Line count for "declared": state how many lines of the listing below contain it, without anything else.

#### [ENTRIES SUPPLIED]
□ □ □ □
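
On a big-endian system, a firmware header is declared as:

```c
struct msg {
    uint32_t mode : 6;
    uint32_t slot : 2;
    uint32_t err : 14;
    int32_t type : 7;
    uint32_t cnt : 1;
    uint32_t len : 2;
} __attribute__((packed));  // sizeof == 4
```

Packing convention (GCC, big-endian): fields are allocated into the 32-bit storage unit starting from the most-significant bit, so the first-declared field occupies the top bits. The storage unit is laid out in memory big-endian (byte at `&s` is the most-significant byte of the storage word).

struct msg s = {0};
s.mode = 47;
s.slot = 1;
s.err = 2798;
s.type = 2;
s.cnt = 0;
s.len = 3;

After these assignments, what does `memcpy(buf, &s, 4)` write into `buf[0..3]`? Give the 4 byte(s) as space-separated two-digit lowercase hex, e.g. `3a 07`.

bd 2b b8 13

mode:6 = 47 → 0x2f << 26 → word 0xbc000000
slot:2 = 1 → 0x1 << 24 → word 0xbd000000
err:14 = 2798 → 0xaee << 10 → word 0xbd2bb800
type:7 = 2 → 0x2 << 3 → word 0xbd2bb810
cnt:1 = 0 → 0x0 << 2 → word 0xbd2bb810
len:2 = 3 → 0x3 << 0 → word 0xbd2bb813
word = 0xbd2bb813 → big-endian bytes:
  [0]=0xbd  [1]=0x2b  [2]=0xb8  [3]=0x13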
□ □ □ □
#### [RESPONSE BELOW]
2